> TASK TO COMPLETE: Return the records below from the line containing "The Engel curve" onward, exactly, through and including the last line.

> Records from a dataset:
____________

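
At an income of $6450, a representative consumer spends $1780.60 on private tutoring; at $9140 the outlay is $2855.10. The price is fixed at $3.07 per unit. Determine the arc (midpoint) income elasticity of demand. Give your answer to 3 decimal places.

1.343

With a constant price, Q₁ = 1780.60/3.07 = 580.000 and Q₂ = 2855.10/3.07 = 930.000 (equivalently, work directly with expenditure since P cancels).
Midpoint %ΔQ = (2855.10 − 1780.60)/2317.85 = 0.46358; midpoint %ΔI = (9140 − 6450)/7795 = 0.34509.
η = 0.46358 / 0.34509 = 1.343.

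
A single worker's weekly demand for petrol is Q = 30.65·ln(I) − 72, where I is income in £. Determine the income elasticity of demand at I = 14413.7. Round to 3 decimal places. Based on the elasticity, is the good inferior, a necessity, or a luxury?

0.138 (necessity)

At I = 14413.7: Q = 221.502.
dQ/dI = 30.65/I = 0.00212645 at this income.
η = (dQ/dI)·(I/Q) = 0.00212645 × (14413.7/221.502) = 0.138.
Since 0 < η < 1, the good is a necessity.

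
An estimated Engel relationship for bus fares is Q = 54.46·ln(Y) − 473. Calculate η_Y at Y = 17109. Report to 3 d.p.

0.942

At Y = 17109: Q = 57.841.
dQ/dY = 54.46/Y = 0.00318312 at this income.
η = (dQ/dY)·(Y/Q) = 0.00318312 × (17109/57.841) = 0.942.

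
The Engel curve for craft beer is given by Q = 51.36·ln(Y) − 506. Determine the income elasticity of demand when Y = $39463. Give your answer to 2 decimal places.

At Y = 39463: Q = 37.549.
dQ/dY = 51.36/Y = 0.00130147 at this income.
η = (dQ/dY)·(Y/Q) = 0.00130147 × (39463/37.549) = 1.37.

1.37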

____________

> EXERCISE RESULT:
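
The Engel curve for craft beer is given by Q = 51.36·ln(Y) − 506. Determine the income elasticity of demand when Y = $39463. Give your answer to 2 decimal places.

At Y = 39463: Q = 37.549.
dQ/dY = 51.36/Y = 0.00130147 at this income.
η = (dQ/dY)·(Y/Q) = 0.00130147 × (39463/37.549) = 1.37.

1.37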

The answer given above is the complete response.